### [What to do]
Look below for the line containing "Iteratively Factor: d^3"; from there through the line containing "d^2/dx^2 [-4*x^3 +", both lines included, please set down each line exactly and nothing else.

### [Provided entries]

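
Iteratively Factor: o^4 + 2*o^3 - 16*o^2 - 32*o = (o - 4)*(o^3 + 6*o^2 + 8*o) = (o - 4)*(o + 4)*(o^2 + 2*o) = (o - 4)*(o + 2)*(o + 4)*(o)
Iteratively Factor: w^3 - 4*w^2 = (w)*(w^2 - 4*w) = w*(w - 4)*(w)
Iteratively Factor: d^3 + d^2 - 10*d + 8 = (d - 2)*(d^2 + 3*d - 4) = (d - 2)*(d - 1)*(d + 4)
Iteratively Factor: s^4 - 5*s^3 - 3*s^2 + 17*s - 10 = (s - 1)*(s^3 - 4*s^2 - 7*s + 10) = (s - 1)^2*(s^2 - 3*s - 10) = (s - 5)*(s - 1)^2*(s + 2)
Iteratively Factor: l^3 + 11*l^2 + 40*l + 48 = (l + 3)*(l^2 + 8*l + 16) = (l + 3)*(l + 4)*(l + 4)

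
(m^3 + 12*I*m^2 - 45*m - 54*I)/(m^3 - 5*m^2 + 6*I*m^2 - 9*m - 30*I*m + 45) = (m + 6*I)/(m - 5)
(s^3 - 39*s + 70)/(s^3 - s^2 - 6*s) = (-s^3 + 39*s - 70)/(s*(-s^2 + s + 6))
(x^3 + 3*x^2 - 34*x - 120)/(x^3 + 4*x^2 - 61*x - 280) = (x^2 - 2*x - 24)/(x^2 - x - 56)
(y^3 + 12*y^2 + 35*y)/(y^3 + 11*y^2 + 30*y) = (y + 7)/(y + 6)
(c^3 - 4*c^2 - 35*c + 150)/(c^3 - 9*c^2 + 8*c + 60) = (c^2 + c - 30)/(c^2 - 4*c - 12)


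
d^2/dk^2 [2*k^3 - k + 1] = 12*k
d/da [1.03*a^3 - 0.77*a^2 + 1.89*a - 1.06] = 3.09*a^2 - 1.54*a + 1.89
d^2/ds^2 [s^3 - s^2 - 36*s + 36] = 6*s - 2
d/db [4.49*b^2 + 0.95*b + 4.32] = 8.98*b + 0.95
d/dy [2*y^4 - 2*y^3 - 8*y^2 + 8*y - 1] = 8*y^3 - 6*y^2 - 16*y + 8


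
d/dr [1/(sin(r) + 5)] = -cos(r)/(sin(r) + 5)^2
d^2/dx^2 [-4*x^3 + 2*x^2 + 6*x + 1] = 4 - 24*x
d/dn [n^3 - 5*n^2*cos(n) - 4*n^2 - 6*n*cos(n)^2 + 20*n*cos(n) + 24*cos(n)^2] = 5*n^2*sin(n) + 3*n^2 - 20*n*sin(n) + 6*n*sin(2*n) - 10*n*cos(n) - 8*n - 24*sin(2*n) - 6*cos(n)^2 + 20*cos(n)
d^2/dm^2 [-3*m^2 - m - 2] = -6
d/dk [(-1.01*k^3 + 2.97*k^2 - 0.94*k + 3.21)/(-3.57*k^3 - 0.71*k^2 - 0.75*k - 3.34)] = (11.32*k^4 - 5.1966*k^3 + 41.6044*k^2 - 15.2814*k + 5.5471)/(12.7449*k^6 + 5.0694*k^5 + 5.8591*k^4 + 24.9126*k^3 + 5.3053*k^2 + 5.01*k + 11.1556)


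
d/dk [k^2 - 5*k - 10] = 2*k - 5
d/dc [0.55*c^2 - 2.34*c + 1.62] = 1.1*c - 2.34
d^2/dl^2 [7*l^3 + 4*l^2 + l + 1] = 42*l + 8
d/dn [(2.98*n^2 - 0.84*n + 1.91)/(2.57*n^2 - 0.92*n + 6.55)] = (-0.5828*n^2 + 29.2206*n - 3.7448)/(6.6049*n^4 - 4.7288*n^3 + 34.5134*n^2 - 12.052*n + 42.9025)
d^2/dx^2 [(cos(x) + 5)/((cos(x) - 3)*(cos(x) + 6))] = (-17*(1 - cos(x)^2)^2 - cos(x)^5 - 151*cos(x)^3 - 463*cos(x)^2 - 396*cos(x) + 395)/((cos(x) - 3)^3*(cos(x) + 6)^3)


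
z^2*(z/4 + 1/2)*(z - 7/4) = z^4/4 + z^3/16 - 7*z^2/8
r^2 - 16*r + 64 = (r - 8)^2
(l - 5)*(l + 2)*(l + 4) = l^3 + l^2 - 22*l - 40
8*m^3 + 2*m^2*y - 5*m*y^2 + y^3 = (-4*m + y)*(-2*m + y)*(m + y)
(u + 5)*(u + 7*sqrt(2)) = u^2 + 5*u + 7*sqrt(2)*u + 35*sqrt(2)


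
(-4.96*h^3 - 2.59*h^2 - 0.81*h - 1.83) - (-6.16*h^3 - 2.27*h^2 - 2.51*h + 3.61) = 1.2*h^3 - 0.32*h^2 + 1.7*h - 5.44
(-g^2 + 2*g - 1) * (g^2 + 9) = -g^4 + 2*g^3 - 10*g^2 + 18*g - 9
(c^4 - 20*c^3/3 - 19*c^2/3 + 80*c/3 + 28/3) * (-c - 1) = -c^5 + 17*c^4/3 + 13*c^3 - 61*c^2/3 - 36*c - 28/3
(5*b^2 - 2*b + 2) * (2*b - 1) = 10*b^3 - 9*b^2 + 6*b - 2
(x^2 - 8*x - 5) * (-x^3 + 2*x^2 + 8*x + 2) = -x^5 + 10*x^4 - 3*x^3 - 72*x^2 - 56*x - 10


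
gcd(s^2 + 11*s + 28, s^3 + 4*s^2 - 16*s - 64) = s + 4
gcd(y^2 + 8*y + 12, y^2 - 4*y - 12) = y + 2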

==

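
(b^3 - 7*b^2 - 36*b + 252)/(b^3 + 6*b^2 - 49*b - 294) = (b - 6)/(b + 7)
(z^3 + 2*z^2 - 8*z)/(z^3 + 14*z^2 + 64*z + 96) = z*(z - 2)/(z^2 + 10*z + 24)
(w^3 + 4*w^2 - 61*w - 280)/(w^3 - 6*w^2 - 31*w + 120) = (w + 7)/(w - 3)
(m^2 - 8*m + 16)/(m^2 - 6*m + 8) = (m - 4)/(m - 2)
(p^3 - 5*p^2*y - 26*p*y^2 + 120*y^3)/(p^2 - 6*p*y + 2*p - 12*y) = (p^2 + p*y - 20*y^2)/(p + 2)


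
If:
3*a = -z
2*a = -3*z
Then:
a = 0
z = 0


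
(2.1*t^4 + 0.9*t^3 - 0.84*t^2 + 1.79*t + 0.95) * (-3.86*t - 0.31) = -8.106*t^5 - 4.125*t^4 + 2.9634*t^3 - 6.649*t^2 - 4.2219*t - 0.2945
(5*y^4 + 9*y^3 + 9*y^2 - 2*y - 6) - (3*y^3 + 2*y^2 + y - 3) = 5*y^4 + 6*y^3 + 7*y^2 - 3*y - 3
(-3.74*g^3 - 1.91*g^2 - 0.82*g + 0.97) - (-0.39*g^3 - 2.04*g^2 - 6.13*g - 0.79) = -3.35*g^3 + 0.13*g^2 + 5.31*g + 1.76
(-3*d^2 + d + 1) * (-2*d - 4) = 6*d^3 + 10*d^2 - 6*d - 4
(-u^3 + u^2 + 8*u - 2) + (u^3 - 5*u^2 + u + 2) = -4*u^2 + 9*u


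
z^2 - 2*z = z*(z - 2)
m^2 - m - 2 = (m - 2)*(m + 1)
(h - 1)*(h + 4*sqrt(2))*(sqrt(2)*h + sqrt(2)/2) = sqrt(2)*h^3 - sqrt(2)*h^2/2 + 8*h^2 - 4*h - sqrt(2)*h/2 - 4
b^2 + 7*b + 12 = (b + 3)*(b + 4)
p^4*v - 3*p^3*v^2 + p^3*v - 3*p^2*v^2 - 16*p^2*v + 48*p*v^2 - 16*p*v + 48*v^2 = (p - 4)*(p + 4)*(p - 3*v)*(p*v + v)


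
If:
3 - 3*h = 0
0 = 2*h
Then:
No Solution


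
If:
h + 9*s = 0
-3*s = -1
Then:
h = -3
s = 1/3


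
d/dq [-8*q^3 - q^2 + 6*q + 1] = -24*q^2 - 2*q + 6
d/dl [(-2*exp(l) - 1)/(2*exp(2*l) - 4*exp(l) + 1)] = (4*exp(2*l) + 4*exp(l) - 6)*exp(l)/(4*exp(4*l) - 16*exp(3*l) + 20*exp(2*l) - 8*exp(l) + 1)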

--

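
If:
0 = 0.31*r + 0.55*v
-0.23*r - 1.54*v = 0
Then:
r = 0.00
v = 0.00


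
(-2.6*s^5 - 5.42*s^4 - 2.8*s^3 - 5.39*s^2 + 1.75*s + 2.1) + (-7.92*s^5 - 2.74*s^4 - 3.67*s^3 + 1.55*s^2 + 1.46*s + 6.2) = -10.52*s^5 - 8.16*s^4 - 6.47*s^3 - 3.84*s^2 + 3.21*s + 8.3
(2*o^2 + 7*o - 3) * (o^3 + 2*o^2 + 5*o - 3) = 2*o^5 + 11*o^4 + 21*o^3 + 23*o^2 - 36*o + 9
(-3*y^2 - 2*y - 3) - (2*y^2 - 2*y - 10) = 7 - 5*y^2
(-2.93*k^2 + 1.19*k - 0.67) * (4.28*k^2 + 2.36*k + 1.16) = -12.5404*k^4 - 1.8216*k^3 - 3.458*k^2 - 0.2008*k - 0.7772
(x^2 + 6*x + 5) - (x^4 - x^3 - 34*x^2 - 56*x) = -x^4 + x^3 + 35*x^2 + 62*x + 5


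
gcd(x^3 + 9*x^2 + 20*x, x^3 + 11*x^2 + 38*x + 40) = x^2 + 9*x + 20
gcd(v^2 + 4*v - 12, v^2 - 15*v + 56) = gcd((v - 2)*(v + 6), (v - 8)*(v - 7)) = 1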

### [Solution to this exercise]
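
Iteratively Factor: d^3 + d^2 - 10*d + 8 = (d - 2)*(d^2 + 3*d - 4) = (d - 2)*(d - 1)*(d + 4)
Iteratively Factor: s^4 - 5*s^3 - 3*s^2 + 17*s - 10 = (s - 1)*(s^3 - 4*s^2 - 7*s + 10) = (s - 1)^2*(s^2 - 3*s - 10) = (s - 5)*(s - 1)^2*(s + 2)
Iteratively Factor: l^3 + 11*l^2 + 40*l + 48 = (l + 3)*(l^2 + 8*l + 16) = (l + 3)*(l + 4)*(l + 4)

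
(m^3 + 12*I*m^2 - 45*m - 54*I)/(m^3 - 5*m^2 + 6*I*m^2 - 9*m - 30*I*m + 45) = (m + 6*I)/(m - 5)
(s^3 - 39*s + 70)/(s^3 - s^2 - 6*s) = (-s^3 + 39*s - 70)/(s*(-s^2 + s + 6))
(x^3 + 3*x^2 - 34*x - 120)/(x^3 + 4*x^2 - 61*x - 280) = (x^2 - 2*x - 24)/(x^2 - x - 56)
(y^3 + 12*y^2 + 35*y)/(y^3 + 11*y^2 + 30*y) = (y + 7)/(y + 6)
(c^3 - 4*c^2 - 35*c + 150)/(c^3 - 9*c^2 + 8*c + 60) = (c^2 + c - 30)/(c^2 - 4*c - 12)


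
d^2/dk^2 [2*k^3 - k + 1] = 12*k
d/da [1.03*a^3 - 0.77*a^2 + 1.89*a - 1.06] = 3.09*a^2 - 1.54*a + 1.89
d^2/ds^2 [s^3 - s^2 - 36*s + 36] = 6*s - 2
d/db [4.49*b^2 + 0.95*b + 4.32] = 8.98*b + 0.95
d/dy [2*y^4 - 2*y^3 - 8*y^2 + 8*y - 1] = 8*y^3 - 6*y^2 - 16*y + 8


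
d/dr [1/(sin(r) + 5)] = -cos(r)/(sin(r) + 5)^2
d^2/dx^2 [-4*x^3 + 2*x^2 + 6*x + 1] = 4 - 24*x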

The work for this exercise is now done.